*Task to complete*. From first line to last, the records below are to be duplicated exactly.

↓

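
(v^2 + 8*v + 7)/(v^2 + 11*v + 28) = (v + 1)/(v + 4)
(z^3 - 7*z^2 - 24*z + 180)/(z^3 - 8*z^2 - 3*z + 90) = (z^2 - z - 30)/(z^2 - 2*z - 15)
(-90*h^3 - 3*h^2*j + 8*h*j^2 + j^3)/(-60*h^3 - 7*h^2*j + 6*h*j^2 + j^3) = (6*h + j)/(4*h + j)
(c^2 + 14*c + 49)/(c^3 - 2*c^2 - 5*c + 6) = (c^2 + 14*c + 49)/(c^3 - 2*c^2 - 5*c + 6)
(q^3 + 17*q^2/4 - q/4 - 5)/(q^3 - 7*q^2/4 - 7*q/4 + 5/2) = (q + 4)/(q - 2)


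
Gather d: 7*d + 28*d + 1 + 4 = 35*d + 5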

↑

*Exercise output*.
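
(v^2 + 8*v + 7)/(v^2 + 11*v + 28) = (v + 1)/(v + 4)
(z^3 - 7*z^2 - 24*z + 180)/(z^3 - 8*z^2 - 3*z + 90) = (z^2 - z - 30)/(z^2 - 2*z - 15)
(-90*h^3 - 3*h^2*j + 8*h*j^2 + j^3)/(-60*h^3 - 7*h^2*j + 6*h*j^2 + j^3) = (6*h + j)/(4*h + j)
(c^2 + 14*c + 49)/(c^3 - 2*c^2 - 5*c + 6) = (c^2 + 14*c + 49)/(c^3 - 2*c^2 - 5*c + 6)
(q^3 + 17*q^2/4 - q/4 - 5)/(q^3 - 7*q^2/4 - 7*q/4 + 5/2) = (q + 4)/(q - 2)


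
Gather d: 7*d + 28*d + 1 + 4 = 35*d + 5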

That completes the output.